The answer must be an exact copy of all the data below.

*** DATA SECTION ***

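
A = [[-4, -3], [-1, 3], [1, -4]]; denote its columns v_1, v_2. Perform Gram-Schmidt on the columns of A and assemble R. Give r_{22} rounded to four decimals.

r_{22} = 5.7106

e_1 = v_1/‖v_1‖ = (-4, -1, 1)/4.2426 = (-0.9428, -0.2357, 0.2357).
r_{12} = e_1·v_2 = 1.1785.
u_2 = v_2 − 1.1785·e_1 = (-1.8889, 3.2778, -4.2778).
r_{22} = ‖u_2‖ = 5.7106.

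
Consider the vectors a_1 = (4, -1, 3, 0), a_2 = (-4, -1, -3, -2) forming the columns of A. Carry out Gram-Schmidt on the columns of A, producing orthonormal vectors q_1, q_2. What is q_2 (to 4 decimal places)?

q_2 = (-0.1098, -0.6865, -0.0824, -0.7140)

a_1 = (4, -1, 3, 0); ‖a_1‖ = 5.0990, so q_1 = (0.7845, -0.1961, 0.5883, 0.0000).
q_1·a_2 = 0.7845·(-4) + (-0.1961)·(-1) + 0.5883·(-3) + 0.0000·(-2) = -4.7068.
u_2 = a_2 + 4.7068·q_1 = (-0.3077, -1.9231, -0.2308, -2.0000).
‖u_2‖ = 2.8011, so q_2 = (-0.1098, -0.6865, -0.0824, -0.7140).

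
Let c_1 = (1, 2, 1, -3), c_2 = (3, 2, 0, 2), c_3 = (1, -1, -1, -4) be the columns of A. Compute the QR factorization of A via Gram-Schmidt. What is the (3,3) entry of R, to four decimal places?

q_1 = c_1/‖c_1‖ = (1, 2, 1, -3)/3.8730 = (0.2582, 0.5164, 0.2582, -0.7746).
r_{12} = q_1·c_2 = 0.2582.
u_2 = c_2 − 0.2582·q_1 = (2.9333, 1.8667, -0.0667, 2.2000).
‖u_2‖ = 4.1150, so q_2 = (0.7128, 0.4536, -0.0162, 0.5346).
r_{13} = q_1·c_3 = 2.5820; r_{23} = q_2·c_3 = -1.8631.
u_3 = c_3 − 2.5820·q_1 + 1.8631·q_2 = (1.6614, -1.4882, -1.6969, -1.0039).
r_{33} = ‖u_3‖ = 2.9769.

r_{33} = 2.9769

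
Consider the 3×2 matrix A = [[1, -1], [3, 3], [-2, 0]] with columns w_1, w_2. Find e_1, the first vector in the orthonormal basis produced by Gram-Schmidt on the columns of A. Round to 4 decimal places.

w_1 = (1, 3, -2); ‖w_1‖ = 3.7417, so e_1 = (0.2673, 0.8018, -0.5345).

e_1 = (0.2673, 0.8018, -0.5345)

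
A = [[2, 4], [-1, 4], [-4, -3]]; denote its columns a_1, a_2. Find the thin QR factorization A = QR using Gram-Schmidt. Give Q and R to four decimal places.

q_1 = a_1/‖a_1‖ = (2, -1, -4)/4.5826 = (0.4364, -0.2182, -0.8729).
r_{12} = q_1·a_2 = 3.4915.
u_2 = a_2 − 3.4915·q_1 = (2.4762, 4.7619, 0.0476).
‖u_2‖ = 5.3675, so q_2 = (0.4613, 0.8872, 0.0089).

Q = [[0.4364, 0.4613], [-0.2182, 0.8872], [-0.8729, 0.0089]], R = [[4.5826, 3.4915], [0.0000, 5.3675]]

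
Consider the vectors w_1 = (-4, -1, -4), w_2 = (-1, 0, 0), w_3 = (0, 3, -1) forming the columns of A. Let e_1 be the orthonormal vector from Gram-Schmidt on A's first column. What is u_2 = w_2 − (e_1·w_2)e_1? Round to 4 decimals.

w_1 = (-4, -1, -4); ‖w_1‖ = 5.7446, so e_1 = (-0.6963, -0.1741, -0.6963).
e_1·w_2 = (-0.6963)·(-1) + (-0.1741)·0 + (-0.6963)·0 = 0.6963.
u_2 = w_2 − 0.6963·e_1 = (-0.5152, 0.1212, 0.4848).

u_2 = (-0.5152, 0.1212, 0.4848)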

*** End of DATA SECTION ***

OUTPUT OF THE EXERCISE —
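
A = [[-4, -3], [-1, 3], [1, -4]]; denote its columns v_1, v_2. Perform Gram-Schmidt on the columns of A and assemble R. Give r_{22} rounded to four decimals.

r_{22} = 5.7106

e_1 = v_1/‖v_1‖ = (-4, -1, 1)/4.2426 = (-0.9428, -0.2357, 0.2357).
r_{12} = e_1·v_2 = 1.1785.
u_2 = v_2 − 1.1785·e_1 = (-1.8889, 3.2778, -4.2778).
r_{22} = ‖u_2‖ = 5.7106.

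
Consider the vectors a_1 = (4, -1, 3, 0), a_2 = (-4, -1, -3, -2) forming the columns of A. Carry out Gram-Schmidt on the columns of A, producing orthonormal vectors q_1, q_2. What is q_2 (to 4 decimal places)?

q_2 = (-0.1098, -0.6865, -0.0824, -0.7140)

a_1 = (4, -1, 3, 0); ‖a_1‖ = 5.0990, so q_1 = (0.7845, -0.1961, 0.5883, 0.0000).
q_1·a_2 = 0.7845·(-4) + (-0.1961)·(-1) + 0.5883·(-3) + 0.0000·(-2) = -4.7068.
u_2 = a_2 + 4.7068·q_1 = (-0.3077, -1.9231, -0.2308, -2.0000).
‖u_2‖ = 2.8011, so q_2 = (-0.1098, -0.6865, -0.0824, -0.7140).

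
Let c_1 = (1, 2, 1, -3), c_2 = (3, 2, 0, 2), c_3 = (1, -1, -1, -4) be the columns of A. Compute the QR factorization of A via Gram-Schmidt. What is the (3,3) entry of R, to four decimal places?

q_1 = c_1/‖c_1‖ = (1, 2, 1, -3)/3.8730 = (0.2582, 0.5164, 0.2582, -0.7746).
r_{12} = q_1·c_2 = 0.2582.
u_2 = c_2 − 0.2582·q_1 = (2.9333, 1.8667, -0.0667, 2.2000).
‖u_2‖ = 4.1150, so q_2 = (0.7128, 0.4536, -0.0162, 0.5346).
r_{13} = q_1·c_3 = 2.5820; r_{23} = q_2·c_3 = -1.8631.
u_3 = c_3 − 2.5820·q_1 + 1.8631·q_2 = (1.6614, -1.4882, -1.6969, -1.0039).
r_{33} = ‖u_3‖ = 2.9769.

r_{33} = 2.9769

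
Consider the 3×2 matrix A = [[1, -1], [3, 3], [-2, 0]] with columns w_1, w_2. Find e_1, the first vector in the orthonormal basis produced by Gram-Schmidt on the columns of A. Round to 4 decimal places.

w_1 = (1, 3, -2); ‖w_1‖ = 3.7417, so e_1 = (0.2673, 0.8018, -0.5345).

e_1 = (0.2673, 0.8018, -0.5345)

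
A = [[2, 4], [-1, 4], [-4, -3]]; denote its columns a_1, a_2. Find the thin QR factorization A = QR using Gram-Schmidt. Give Q and R to four decimal places.

q_1 = a_1/‖a_1‖ = (2, -1, -4)/4.5826 = (0.4364, -0.2182, -0.8729).
r_{12} = q_1·a_2 = 3.4915.
u_2 = a_2 − 3.4915·q_1 = (2.4762, 4.7619, 0.0476).
‖u_2‖ = 5.3675, so q_2 = (0.4613, 0.8872, 0.0089).

Q = [[0.4364, 0.4613], [-0.2182, 0.8872], [-0.8729, 0.0089]], R = [[4.5826, 3.4915], [0.0000, 5.3675]]

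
Consider the vectors w_1 = (-4, -1, -4), w_2 = (-1, 0, 0), w_3 = (0, 3, -1) forming the columns of A. Let e_1 be the orthonormal vector from Gram-Schmidt on A's first column. What is u_2 = w_2 − (e_1·w_2)e_1? Round to 4 decimals.

w_1 = (-4, -1, -4); ‖w_1‖ = 5.7446, so e_1 = (-0.6963, -0.1741, -0.6963).
e_1·w_2 = (-0.6963)·(-1) + (-0.1741)·0 + (-0.6963)·0 = 0.6963.
u_2 = w_2 − 0.6963·e_1 = (-0.5152, 0.1212, 0.4848).

u_2 = (-0.5152, 0.1212, 0.4848)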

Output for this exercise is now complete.